*DATA FOR THIS TASK:*

*-*-*

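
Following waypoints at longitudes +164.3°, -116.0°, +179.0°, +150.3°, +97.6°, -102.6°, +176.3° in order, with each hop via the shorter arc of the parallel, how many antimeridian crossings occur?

4

Leg 1: +164.3° → -116.0°, shortest Δλ = 79.7° (east) — crosses 180°.
Leg 2: -116.0° → +179.0°, shortest Δλ = -65.0° (west) — crosses 180°.
Leg 3: +179.0° → +150.3°, shortest Δλ = -28.7° (west) — does not cross 180°.
Leg 4: +150.3° → +97.6°, shortest Δλ = -52.7° (west) — does not cross 180°.
Leg 5: +97.6° → -102.6°, shortest Δλ = 159.8° (east) — crosses 180°.
Leg 6: -102.6° → +176.3°, shortest Δλ = -81.1° (west) — crosses 180°.
Total crossings: 4.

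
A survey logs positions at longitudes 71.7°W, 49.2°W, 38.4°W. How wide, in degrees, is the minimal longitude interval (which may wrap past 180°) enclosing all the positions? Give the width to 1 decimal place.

33.3°

Sort the longitudes: -71.7°, -49.2°, -38.4°.
Eastward gaps between consecutive values (wrapping around): 22.5°, 10.8°, 326.7°.
Largest gap = 326.7° ⇒ minimal covering band is its complement: 360° − 326.7° = 33.3°.
Band runs from -71.7° eastward to -38.4°.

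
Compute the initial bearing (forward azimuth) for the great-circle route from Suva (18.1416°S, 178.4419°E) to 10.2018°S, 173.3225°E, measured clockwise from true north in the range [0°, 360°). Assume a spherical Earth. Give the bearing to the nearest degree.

Δλ = 173.3225 − 178.4419 = -5.1194°.
θ = atan2( sin Δλ · cos φ₂ , cos φ₁ · sin φ₂ − sin φ₁ · cos φ₂ · cos Δλ )
  = atan2(-0.08782, 0.13691) = -32.678° → normalised to [0°, 360°): 327.322°.

327°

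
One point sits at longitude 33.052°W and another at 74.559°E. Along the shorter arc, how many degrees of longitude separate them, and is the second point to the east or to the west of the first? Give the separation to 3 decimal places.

107.611° east

Raw difference: 74.559 − -33.052 = 107.611°.
Normalise into (−180°, 180°]: 107.611° stays 107.611°.
Positive ⇒ the second point lies to the east; separation 107.611°.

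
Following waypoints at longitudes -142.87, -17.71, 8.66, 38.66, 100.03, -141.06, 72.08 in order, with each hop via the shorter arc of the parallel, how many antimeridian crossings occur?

2

Leg 1: -142.87° → -17.71°, shortest Δλ = 125.16° (east) — does not cross 180°.
Leg 2: -17.71° → +8.66°, shortest Δλ = 26.37° (east) — does not cross 180°.
Leg 3: +8.66° → +38.66°, shortest Δλ = 30.0° (east) — does not cross 180°.
Leg 4: +38.66° → +100.03°, shortest Δλ = 61.37° (east) — does not cross 180°.
Leg 5: +100.03° → -141.06°, shortest Δλ = 118.91° (east) — crosses 180°.
Leg 6: -141.06° → +72.08°, shortest Δλ = -146.86° (west) — crosses 180°.
Total crossings: 2.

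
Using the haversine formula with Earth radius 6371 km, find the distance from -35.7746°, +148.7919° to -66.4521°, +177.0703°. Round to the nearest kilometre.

3867 km

Δλ = 177.0703 − 148.7919 = 28.2784°.
Δφ = -66.4521 − -35.7746 = -30.6775°.
a = sin²(Δφ/2) + cos φ₁ · cos φ₂ · sin²(Δλ/2) = 0.089316.
c = 2·atan2(√a, √(1−a)) = 0.60699 rad → d = 6371·c ≈ 3867.13 km.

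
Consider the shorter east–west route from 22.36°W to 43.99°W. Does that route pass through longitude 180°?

No

Signed shortest Δλ = ((-43.99 − -22.36 + 180) mod 360) − 180 = -21.63°.
Going west by 21.63° from -22.36° reaches -43.99° without touching 180°.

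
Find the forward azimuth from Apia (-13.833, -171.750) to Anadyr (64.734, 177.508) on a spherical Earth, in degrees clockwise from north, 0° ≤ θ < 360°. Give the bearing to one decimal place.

Δλ = 177.508 − -171.750 = 349.258°; wrapped into (−180°, 180°]: -10.742°.
θ = atan2( sin Δλ · cos φ₂ , cos φ₁ · sin φ₂ − sin φ₁ · cos φ₂ · cos Δλ )
  = atan2(-0.07955, 0.97837) = -4.649° → normalised to [0°, 360°): 355.351°.

355.4°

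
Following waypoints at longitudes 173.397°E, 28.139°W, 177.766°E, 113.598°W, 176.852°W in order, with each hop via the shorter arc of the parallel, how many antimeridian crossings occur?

Leg 1: +173.397° → -28.139°, shortest Δλ = 158.464° (east) — crosses 180°.
Leg 2: -28.139° → +177.766°, shortest Δλ = -154.095° (west) — crosses 180°.
Leg 3: +177.766° → -113.598°, shortest Δλ = 68.636° (east) — crosses 180°.
Leg 4: -113.598° → -176.852°, shortest Δλ = -63.254° (west) — does not cross 180°.
Total crossings: 3.

3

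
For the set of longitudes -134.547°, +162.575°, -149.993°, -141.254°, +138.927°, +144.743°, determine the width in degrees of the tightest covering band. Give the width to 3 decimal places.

Sort the longitudes: -149.993°, -141.254°, -134.547°, +138.927°, +144.743°, +162.575°.
Eastward gaps between consecutive values (wrapping around): 8.739°, 6.707°, 273.474°, 5.816°, 17.832°, 47.432°.
Largest gap = 273.474° ⇒ minimal covering band is its complement: 360° − 273.474° = 86.526°.
Band runs from +138.927° eastward to -134.547°, crossing the antimeridian.

86.526°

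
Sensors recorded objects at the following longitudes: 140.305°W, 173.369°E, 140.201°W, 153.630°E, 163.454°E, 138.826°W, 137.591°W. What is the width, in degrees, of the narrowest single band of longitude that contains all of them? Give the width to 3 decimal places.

68.779°

Sort the longitudes: -140.305°, -140.201°, -138.826°, -137.591°, +153.630°, +163.454°, +173.369°.
Eastward gaps between consecutive values (wrapping around): 0.104°, 1.375°, 1.235°, 291.221°, 9.824°, 9.915°, 46.326°.
Largest gap = 291.221° ⇒ minimal covering band is its complement: 360° − 291.221° = 68.779°.
Band runs from +153.630° eastward to -137.591°, crossing the antimeridian.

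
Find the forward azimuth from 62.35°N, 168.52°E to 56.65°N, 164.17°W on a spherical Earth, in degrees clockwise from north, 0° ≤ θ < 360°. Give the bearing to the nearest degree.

100°

Δλ = -164.17 − 168.52 = -332.69°; wrapped into (−180°, 180°]: 27.31°.
θ = atan2( sin Δλ · cos φ₂ , cos φ₁ · sin φ₂ − sin φ₁ · cos φ₂ · cos Δλ )
  = atan2(0.25223, -0.04504) = 100.125° → normalised to [0°, 360°): 100.125°.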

*-*-*

*WHAT NEEDS TO BE DONE:*
The answer must restate each entry word for word.

*SOLUTION TO THIS EXERCISE:*
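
Following waypoints at longitudes +164.3°, -116.0°, +179.0°, +150.3°, +97.6°, -102.6°, +176.3° in order, with each hop via the shorter arc of the parallel, how many antimeridian crossings occur?

4

Leg 1: +164.3° → -116.0°, shortest Δλ = 79.7° (east) — crosses 180°.
Leg 2: -116.0° → +179.0°, shortest Δλ = -65.0° (west) — crosses 180°.
Leg 3: +179.0° → +150.3°, shortest Δλ = -28.7° (west) — does not cross 180°.
Leg 4: +150.3° → +97.6°, shortest Δλ = -52.7° (west) — does not cross 180°.
Leg 5: +97.6° → -102.6°, shortest Δλ = 159.8° (east) — crosses 180°.
Leg 6: -102.6° → +176.3°, shortest Δλ = -81.1° (west) — crosses 180°.
Total crossings: 4.

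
A survey logs positions at longitudes 71.7°W, 49.2°W, 38.4°W. How wide, in degrees, is the minimal longitude interval (which may wrap past 180°) enclosing all the positions? Give the width to 1 decimal place.

33.3°

Sort the longitudes: -71.7°, -49.2°, -38.4°.
Eastward gaps between consecutive values (wrapping around): 22.5°, 10.8°, 326.7°.
Largest gap = 326.7° ⇒ minimal covering band is its complement: 360° − 326.7° = 33.3°.
Band runs from -71.7° eastward to -38.4°.

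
Compute the initial bearing (forward azimuth) for the great-circle route from Suva (18.1416°S, 178.4419°E) to 10.2018°S, 173.3225°E, measured clockwise from true north in the range [0°, 360°). Assume a spherical Earth. Give the bearing to the nearest degree.

Δλ = 173.3225 − 178.4419 = -5.1194°.
θ = atan2( sin Δλ · cos φ₂ , cos φ₁ · sin φ₂ − sin φ₁ · cos φ₂ · cos Δλ )
  = atan2(-0.08782, 0.13691) = -32.678° → normalised to [0°, 360°): 327.322°.

327°

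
One point sits at longitude 33.052°W and another at 74.559°E. Along the shorter arc, how many degrees of longitude separate them, and is the second point to the east or to the west of the first? Give the separation to 3 decimal places.

107.611° east

Raw difference: 74.559 − -33.052 = 107.611°.
Normalise into (−180°, 180°]: 107.611° stays 107.611°.
Positive ⇒ the second point lies to the east; separation 107.611°.

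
Following waypoints at longitudes -142.87, -17.71, 8.66, 38.66, 100.03, -141.06, 72.08 in order, with each hop via the shorter arc of the parallel, how many antimeridian crossings occur?

2

Leg 1: -142.87° → -17.71°, shortest Δλ = 125.16° (east) — does not cross 180°.
Leg 2: -17.71° → +8.66°, shortest Δλ = 26.37° (east) — does not cross 180°.
Leg 3: +8.66° → +38.66°, shortest Δλ = 30.0° (east) — does not cross 180°.
Leg 4: +38.66° → +100.03°, shortest Δλ = 61.37° (east) — does not cross 180°.
Leg 5: +100.03° → -141.06°, shortest Δλ = 118.91° (east) — crosses 180°.
Leg 6: -141.06° → +72.08°, shortest Δλ = -146.86° (west) — crosses 180°.
Total crossings: 2.

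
Using the haversine formula with Earth radius 6371 km, find the distance from -35.7746°, +148.7919° to -66.4521°, +177.0703°. Round to the nearest kilometre.

3867 km

Δλ = 177.0703 − 148.7919 = 28.2784°.
Δφ = -66.4521 − -35.7746 = -30.6775°.
a = sin²(Δφ/2) + cos φ₁ · cos φ₂ · sin²(Δλ/2) = 0.089316.
c = 2·atan2(√a, √(1−a)) = 0.60699 rad → d = 6371·c ≈ 3867.13 km.

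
Consider the shorter east–west route from 22.36°W to 43.99°W. Does that route pass through longitude 180°?

No

Signed shortest Δλ = ((-43.99 − -22.36 + 180) mod 360) − 180 = -21.63°.
Going west by 21.63° from -22.36° reaches -43.99° without touching 180°.

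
Find the forward azimuth from Apia (-13.833, -171.750) to Anadyr (64.734, 177.508) on a spherical Earth, in degrees clockwise from north, 0° ≤ θ < 360°. Give the bearing to one decimal place.

Δλ = 177.508 − -171.750 = 349.258°; wrapped into (−180°, 180°]: -10.742°.
θ = atan2( sin Δλ · cos φ₂ , cos φ₁ · sin φ₂ − sin φ₁ · cos φ₂ · cos Δλ )
  = atan2(-0.07955, 0.97837) = -4.649° → normalised to [0°, 360°): 355.351°.

355.4°

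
Following waypoints at longitudes 173.397°E, 28.139°W, 177.766°E, 113.598°W, 176.852°W in order, with each hop via the shorter arc of the parallel, how many antimeridian crossings occur?

Leg 1: +173.397° → -28.139°, shortest Δλ = 158.464° (east) — crosses 180°.
Leg 2: -28.139° → +177.766°, shortest Δλ = -154.095° (west) — crosses 180°.
Leg 3: +177.766° → -113.598°, shortest Δλ = 68.636° (east) — crosses 180°.
Leg 4: -113.598° → -176.852°, shortest Δλ = -63.254° (west) — does not cross 180°.
Total crossings: 3.

3

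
For the set of longitudes -134.547°, +162.575°, -149.993°, -141.254°, +138.927°, +144.743°, determine the width in degrees of the tightest covering band. Give the width to 3 decimal places.

Sort the longitudes: -149.993°, -141.254°, -134.547°, +138.927°, +144.743°, +162.575°.
Eastward gaps between consecutive values (wrapping around): 8.739°, 6.707°, 273.474°, 5.816°, 17.832°, 47.432°.
Largest gap = 273.474° ⇒ minimal covering band is its complement: 360° − 273.474° = 86.526°.
Band runs from +138.927° eastward to -134.547°, crossing the antimeridian.

86.526°

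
Sensors recorded objects at the following longitudes: 140.305°W, 173.369°E, 140.201°W, 153.630°E, 163.454°E, 138.826°W, 137.591°W. What is the width, in degrees, of the narrowest single band of longitude that contains all of them? Give the width to 3 decimal places.

68.779°

Sort the longitudes: -140.305°, -140.201°, -138.826°, -137.591°, +153.630°, +163.454°, +173.369°.
Eastward gaps between consecutive values (wrapping around): 0.104°, 1.375°, 1.235°, 291.221°, 9.824°, 9.915°, 46.326°.
Largest gap = 291.221° ⇒ minimal covering band is its complement: 360° − 291.221° = 68.779°.
Band runs from +153.630° eastward to -137.591°, crossing the antimeridian.

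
Find the forward azimuth from 62.35°N, 168.52°E to 56.65°N, 164.17°W on a spherical Earth, in degrees clockwise from north, 0° ≤ θ < 360°. Give the bearing to the nearest degree.

100°

Δλ = -164.17 − 168.52 = -332.69°; wrapped into (−180°, 180°]: 27.31°.
θ = atan2( sin Δλ · cos φ₂ , cos φ₁ · sin φ₂ − sin φ₁ · cos φ₂ · cos Δλ )
  = atan2(0.25223, -0.04504) = 100.125° → normalised to [0°, 360°): 100.125°.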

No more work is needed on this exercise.